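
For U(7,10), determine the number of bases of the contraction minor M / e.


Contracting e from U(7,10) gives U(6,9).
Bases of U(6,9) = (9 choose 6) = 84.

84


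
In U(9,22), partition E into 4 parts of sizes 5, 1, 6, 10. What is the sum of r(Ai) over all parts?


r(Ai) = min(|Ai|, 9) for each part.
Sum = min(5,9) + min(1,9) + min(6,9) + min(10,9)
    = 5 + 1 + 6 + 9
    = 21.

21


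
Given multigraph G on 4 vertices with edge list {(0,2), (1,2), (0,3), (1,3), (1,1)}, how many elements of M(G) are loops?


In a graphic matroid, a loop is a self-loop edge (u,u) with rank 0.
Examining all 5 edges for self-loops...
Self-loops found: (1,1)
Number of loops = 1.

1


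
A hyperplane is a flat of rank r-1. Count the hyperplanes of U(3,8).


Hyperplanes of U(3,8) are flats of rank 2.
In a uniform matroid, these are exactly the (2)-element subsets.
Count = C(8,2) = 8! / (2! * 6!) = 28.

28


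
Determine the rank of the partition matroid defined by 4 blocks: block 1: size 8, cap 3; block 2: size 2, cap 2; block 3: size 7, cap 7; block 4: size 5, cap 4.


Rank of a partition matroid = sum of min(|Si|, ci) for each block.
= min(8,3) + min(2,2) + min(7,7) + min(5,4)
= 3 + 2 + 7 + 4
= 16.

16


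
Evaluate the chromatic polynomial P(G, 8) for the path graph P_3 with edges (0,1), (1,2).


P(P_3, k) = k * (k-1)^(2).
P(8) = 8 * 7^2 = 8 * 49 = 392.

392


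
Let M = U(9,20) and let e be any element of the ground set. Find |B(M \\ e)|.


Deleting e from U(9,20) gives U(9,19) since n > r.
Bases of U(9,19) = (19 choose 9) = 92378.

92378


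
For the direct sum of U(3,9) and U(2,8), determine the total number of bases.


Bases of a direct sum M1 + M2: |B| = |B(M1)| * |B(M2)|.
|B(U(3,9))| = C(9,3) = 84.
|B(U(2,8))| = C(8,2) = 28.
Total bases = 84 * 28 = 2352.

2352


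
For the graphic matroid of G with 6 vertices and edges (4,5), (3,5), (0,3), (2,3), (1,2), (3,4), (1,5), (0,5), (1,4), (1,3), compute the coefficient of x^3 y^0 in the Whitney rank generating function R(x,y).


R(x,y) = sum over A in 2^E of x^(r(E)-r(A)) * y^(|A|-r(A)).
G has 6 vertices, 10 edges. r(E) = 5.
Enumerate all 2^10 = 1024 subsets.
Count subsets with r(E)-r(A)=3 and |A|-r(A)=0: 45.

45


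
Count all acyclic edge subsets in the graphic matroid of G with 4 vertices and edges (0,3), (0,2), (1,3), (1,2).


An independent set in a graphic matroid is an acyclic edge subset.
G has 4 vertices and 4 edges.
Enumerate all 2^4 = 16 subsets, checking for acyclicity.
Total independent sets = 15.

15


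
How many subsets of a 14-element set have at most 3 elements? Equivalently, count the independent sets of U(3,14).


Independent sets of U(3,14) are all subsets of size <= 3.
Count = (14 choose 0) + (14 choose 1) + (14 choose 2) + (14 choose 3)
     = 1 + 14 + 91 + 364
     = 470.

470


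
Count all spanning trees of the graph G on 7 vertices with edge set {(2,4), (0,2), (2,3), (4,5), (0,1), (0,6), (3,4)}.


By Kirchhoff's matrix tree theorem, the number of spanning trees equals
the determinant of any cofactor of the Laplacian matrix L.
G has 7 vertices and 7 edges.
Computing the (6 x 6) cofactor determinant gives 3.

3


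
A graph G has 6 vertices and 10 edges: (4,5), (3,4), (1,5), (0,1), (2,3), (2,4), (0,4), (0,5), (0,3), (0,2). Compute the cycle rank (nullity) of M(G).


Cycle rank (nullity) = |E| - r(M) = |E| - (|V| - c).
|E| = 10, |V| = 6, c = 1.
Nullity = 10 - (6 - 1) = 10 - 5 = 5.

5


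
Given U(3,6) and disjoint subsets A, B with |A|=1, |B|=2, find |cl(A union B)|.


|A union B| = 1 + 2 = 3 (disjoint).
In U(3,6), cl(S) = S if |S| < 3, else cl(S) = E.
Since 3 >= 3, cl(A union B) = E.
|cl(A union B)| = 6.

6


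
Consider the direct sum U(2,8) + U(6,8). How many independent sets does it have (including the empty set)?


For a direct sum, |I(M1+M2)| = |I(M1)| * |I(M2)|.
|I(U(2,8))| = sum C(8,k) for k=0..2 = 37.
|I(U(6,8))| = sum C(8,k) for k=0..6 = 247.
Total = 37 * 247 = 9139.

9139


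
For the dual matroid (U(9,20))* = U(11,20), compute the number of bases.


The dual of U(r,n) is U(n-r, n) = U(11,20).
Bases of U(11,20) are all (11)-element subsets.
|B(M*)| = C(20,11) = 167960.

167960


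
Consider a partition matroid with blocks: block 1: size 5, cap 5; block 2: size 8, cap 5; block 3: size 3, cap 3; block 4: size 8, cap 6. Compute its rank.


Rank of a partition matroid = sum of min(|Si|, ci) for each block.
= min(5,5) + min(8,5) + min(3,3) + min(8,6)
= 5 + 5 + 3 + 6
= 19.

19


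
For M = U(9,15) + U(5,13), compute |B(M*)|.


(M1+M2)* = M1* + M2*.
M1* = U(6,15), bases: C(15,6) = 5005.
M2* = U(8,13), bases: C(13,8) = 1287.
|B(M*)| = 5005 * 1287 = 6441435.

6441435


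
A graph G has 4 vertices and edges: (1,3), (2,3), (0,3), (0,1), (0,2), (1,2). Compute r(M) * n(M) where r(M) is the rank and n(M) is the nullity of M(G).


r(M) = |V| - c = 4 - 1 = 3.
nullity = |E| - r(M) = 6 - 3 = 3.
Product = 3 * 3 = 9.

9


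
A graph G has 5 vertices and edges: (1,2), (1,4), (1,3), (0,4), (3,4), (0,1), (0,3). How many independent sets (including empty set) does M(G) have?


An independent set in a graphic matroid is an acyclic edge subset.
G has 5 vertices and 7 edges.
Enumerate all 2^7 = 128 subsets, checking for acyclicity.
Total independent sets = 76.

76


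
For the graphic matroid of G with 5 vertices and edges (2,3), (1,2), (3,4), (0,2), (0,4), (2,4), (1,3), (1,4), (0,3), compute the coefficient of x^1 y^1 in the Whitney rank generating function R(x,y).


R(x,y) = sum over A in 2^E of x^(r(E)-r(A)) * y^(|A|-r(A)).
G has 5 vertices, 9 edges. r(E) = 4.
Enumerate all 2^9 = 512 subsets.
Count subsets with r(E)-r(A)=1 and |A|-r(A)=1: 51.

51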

┄┄┄┄┄┄┄┄┄┄

Every record above must be repeated word for word.

» **Answer for the task**
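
For U(7,10), determine the number of bases of the contraction minor M / e.


Contracting e from U(7,10) gives U(6,9).
Bases of U(6,9) = (9 choose 6) = 84.

84


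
In U(9,22), partition E into 4 parts of sizes 5, 1, 6, 10. What is the sum of r(Ai) over all parts?


r(Ai) = min(|Ai|, 9) for each part.
Sum = min(5,9) + min(1,9) + min(6,9) + min(10,9)
    = 5 + 1 + 6 + 9
    = 21.

21


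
Given multigraph G on 4 vertices with edge list {(0,2), (1,2), (0,3), (1,3), (1,1)}, how many elements of M(G) are loops?


In a graphic matroid, a loop is a self-loop edge (u,u) with rank 0.
Examining all 5 edges for self-loops...
Self-loops found: (1,1)
Number of loops = 1.

1


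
A hyperplane is a flat of rank r-1. Count the hyperplanes of U(3,8).


Hyperplanes of U(3,8) are flats of rank 2.
In a uniform matroid, these are exactly the (2)-element subsets.
Count = C(8,2) = 8! / (2! * 6!) = 28.

28


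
Determine the rank of the partition matroid defined by 4 blocks: block 1: size 8, cap 3; block 2: size 2, cap 2; block 3: size 7, cap 7; block 4: size 5, cap 4.


Rank of a partition matroid = sum of min(|Si|, ci) for each block.
= min(8,3) + min(2,2) + min(7,7) + min(5,4)
= 3 + 2 + 7 + 4
= 16.

16


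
Evaluate the chromatic polynomial P(G, 8) for the path graph P_3 with edges (0,1), (1,2).


P(P_3, k) = k * (k-1)^(2).
P(8) = 8 * 7^2 = 8 * 49 = 392.

392


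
Let M = U(9,20) and let e be any element of the ground set. Find |B(M \\ e)|.


Deleting e from U(9,20) gives U(9,19) since n > r.
Bases of U(9,19) = (19 choose 9) = 92378.

92378


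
For the direct sum of U(3,9) and U(2,8), determine the total number of bases.


Bases of a direct sum M1 + M2: |B| = |B(M1)| * |B(M2)|.
|B(U(3,9))| = C(9,3) = 84.
|B(U(2,8))| = C(8,2) = 28.
Total bases = 84 * 28 = 2352.

2352


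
For the graphic matroid of G with 6 vertices and edges (4,5), (3,5), (0,3), (2,3), (1,2), (3,4), (1,5), (0,5), (1,4), (1,3), compute the coefficient of x^3 y^0 in the Whitney rank generating function R(x,y).


R(x,y) = sum over A in 2^E of x^(r(E)-r(A)) * y^(|A|-r(A)).
G has 6 vertices, 10 edges. r(E) = 5.
Enumerate all 2^10 = 1024 subsets.
Count subsets with r(E)-r(A)=3 and |A|-r(A)=0: 45.

45


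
Count all acyclic edge subsets in the graphic matroid of G with 4 vertices and edges (0,3), (0,2), (1,3), (1,2).


An independent set in a graphic matroid is an acyclic edge subset.
G has 4 vertices and 4 edges.
Enumerate all 2^4 = 16 subsets, checking for acyclicity.
Total independent sets = 15.

15


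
How many subsets of a 14-element set have at most 3 elements? Equivalently, count the independent sets of U(3,14).


Independent sets of U(3,14) are all subsets of size <= 3.
Count = (14 choose 0) + (14 choose 1) + (14 choose 2) + (14 choose 3)
     = 1 + 14 + 91 + 364
     = 470.

470


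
Count all spanning trees of the graph G on 7 vertices with edge set {(2,4), (0,2), (2,3), (4,5), (0,1), (0,6), (3,4)}.


By Kirchhoff's matrix tree theorem, the number of spanning trees equals
the determinant of any cofactor of the Laplacian matrix L.
G has 7 vertices and 7 edges.
Computing the (6 x 6) cofactor determinant gives 3.

3


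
A graph G has 6 vertices and 10 edges: (4,5), (3,4), (1,5), (0,1), (2,3), (2,4), (0,4), (0,5), (0,3), (0,2). Compute the cycle rank (nullity) of M(G).


Cycle rank (nullity) = |E| - r(M) = |E| - (|V| - c).
|E| = 10, |V| = 6, c = 1.
Nullity = 10 - (6 - 1) = 10 - 5 = 5.

5


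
Given U(3,6) and disjoint subsets A, B with |A|=1, |B|=2, find |cl(A union B)|.


|A union B| = 1 + 2 = 3 (disjoint).
In U(3,6), cl(S) = S if |S| < 3, else cl(S) = E.
Since 3 >= 3, cl(A union B) = E.
|cl(A union B)| = 6.

6


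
Consider the direct sum U(2,8) + U(6,8). How many independent sets does it have (including the empty set)?


For a direct sum, |I(M1+M2)| = |I(M1)| * |I(M2)|.
|I(U(2,8))| = sum C(8,k) for k=0..2 = 37.
|I(U(6,8))| = sum C(8,k) for k=0..6 = 247.
Total = 37 * 247 = 9139.

9139


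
For the dual matroid (U(9,20))* = U(11,20), compute the number of bases.


The dual of U(r,n) is U(n-r, n) = U(11,20).
Bases of U(11,20) are all (11)-element subsets.
|B(M*)| = C(20,11) = 167960.

167960


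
Consider a partition matroid with blocks: block 1: size 5, cap 5; block 2: size 8, cap 5; block 3: size 3, cap 3; block 4: size 8, cap 6. Compute its rank.


Rank of a partition matroid = sum of min(|Si|, ci) for each block.
= min(5,5) + min(8,5) + min(3,3) + min(8,6)
= 5 + 5 + 3 + 6
= 19.

19


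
For M = U(9,15) + U(5,13), compute |B(M*)|.


(M1+M2)* = M1* + M2*.
M1* = U(6,15), bases: C(15,6) = 5005.
M2* = U(8,13), bases: C(13,8) = 1287.
|B(M*)| = 5005 * 1287 = 6441435.

6441435


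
A graph G has 4 vertices and edges: (1,3), (2,3), (0,3), (0,1), (0,2), (1,2). Compute r(M) * n(M) where r(M) is the rank and n(M) is the nullity of M(G).


r(M) = |V| - c = 4 - 1 = 3.
nullity = |E| - r(M) = 6 - 3 = 3.
Product = 3 * 3 = 9.

9


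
A graph G has 5 vertices and edges: (1,2), (1,4), (1,3), (0,4), (3,4), (0,1), (0,3). How many independent sets (including empty set) does M(G) have?


An independent set in a graphic matroid is an acyclic edge subset.
G has 5 vertices and 7 edges.
Enumerate all 2^7 = 128 subsets, checking for acyclicity.
Total independent sets = 76.

76


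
For the graphic matroid of G with 5 vertices and edges (2,3), (1,2), (3,4), (0,2), (0,4), (2,4), (1,3), (1,4), (0,3), compute the coefficient of x^1 y^1 in the Whitney rank generating function R(x,y).


R(x,y) = sum over A in 2^E of x^(r(E)-r(A)) * y^(|A|-r(A)).
G has 5 vertices, 9 edges. r(E) = 4.
Enumerate all 2^9 = 512 subsets.
Count subsets with r(E)-r(A)=1 and |A|-r(A)=1: 51.

51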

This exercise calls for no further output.